Problem description: Of the entries below, return only those lines from the line with "- Line numbers" to the line with "- A crashed", exactly, both included.

• • • • •

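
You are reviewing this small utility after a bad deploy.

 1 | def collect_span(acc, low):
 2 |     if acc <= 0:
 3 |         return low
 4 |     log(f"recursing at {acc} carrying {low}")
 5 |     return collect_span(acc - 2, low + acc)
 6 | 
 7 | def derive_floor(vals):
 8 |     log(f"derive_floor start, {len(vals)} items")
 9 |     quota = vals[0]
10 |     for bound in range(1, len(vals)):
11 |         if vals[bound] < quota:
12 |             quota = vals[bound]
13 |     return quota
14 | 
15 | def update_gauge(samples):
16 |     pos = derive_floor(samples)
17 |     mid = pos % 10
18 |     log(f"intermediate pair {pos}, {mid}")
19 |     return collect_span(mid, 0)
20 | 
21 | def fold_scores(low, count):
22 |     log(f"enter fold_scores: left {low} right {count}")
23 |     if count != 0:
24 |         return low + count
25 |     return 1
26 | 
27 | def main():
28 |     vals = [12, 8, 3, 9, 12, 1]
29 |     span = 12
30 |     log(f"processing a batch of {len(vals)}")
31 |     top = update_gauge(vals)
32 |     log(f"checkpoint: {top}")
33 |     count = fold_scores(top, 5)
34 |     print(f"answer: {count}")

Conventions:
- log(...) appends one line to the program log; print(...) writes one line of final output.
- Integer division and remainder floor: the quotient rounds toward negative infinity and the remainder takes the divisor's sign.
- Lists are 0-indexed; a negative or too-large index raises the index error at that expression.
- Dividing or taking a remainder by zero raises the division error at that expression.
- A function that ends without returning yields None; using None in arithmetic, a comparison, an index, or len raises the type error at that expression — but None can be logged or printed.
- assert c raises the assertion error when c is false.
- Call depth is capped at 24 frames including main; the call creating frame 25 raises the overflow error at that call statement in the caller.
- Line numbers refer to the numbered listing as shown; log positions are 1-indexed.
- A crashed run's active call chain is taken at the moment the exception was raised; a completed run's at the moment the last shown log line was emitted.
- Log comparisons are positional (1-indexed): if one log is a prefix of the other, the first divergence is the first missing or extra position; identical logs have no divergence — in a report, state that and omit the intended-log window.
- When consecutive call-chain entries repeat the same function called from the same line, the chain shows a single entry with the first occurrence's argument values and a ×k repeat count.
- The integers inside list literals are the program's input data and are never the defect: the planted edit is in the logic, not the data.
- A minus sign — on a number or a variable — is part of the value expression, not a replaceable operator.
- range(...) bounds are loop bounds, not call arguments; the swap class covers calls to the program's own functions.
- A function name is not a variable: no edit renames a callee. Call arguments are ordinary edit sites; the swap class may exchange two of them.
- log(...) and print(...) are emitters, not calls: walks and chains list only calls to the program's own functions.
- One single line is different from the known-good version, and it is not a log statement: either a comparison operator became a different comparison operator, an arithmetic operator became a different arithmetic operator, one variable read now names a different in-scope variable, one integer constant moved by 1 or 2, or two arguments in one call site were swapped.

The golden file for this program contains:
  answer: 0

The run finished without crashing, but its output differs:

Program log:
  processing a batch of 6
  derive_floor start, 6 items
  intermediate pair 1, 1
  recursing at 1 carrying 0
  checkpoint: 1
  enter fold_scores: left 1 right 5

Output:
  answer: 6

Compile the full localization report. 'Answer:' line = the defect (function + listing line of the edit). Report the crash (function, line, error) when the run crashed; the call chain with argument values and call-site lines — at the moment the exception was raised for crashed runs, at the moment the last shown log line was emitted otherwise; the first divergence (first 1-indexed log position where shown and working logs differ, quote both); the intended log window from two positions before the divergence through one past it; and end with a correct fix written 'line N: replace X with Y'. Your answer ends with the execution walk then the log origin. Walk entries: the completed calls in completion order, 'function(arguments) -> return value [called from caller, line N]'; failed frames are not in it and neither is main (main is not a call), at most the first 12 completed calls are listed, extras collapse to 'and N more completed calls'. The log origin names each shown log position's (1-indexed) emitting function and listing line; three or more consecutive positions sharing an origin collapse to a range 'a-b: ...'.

Answer: the defect is in fold_scores at line 24.
Key observation: No log line changed; the fault shows up purely in the output.
Call chain: main -> fold_scores(1, 5) (called at line 33).
First divergence: none (the log streams are identical).
Execution walk:
  derive_floor([12, 8, 3, 9, 12, 1]) -> 1  [called from update_gauge, line 16]
  collect_span(-1, 1) -> 1  [called from collect_span, line 5]
  collect_span(1, 0) -> 1  [called from update_gauge, line 19]
  update_gauge([12, 8, 3, 9, 12, 1]) -> 1  [called from main, line 31]
  fold_scores(1, 5) -> 6  [called from main, line 33]
Log line origins:
  1: logged in main at line 30
  2: logged in derive_floor at line 8
  3: logged in update_gauge at line 18
  4: logged in collect_span at line 4
  5: logged in main at line 32
  6: logged in fold_scores at line 22
A correct fix: line 24: replace `+` with `//`.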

• • • • •

Exercise result:
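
- Line numbers refer to the numbered listing as shown; log positions are 1-indexed.
- A crashed run's active call chain is taken at the moment the exception was raised; a completed run's at the moment the last shown log line was emitted.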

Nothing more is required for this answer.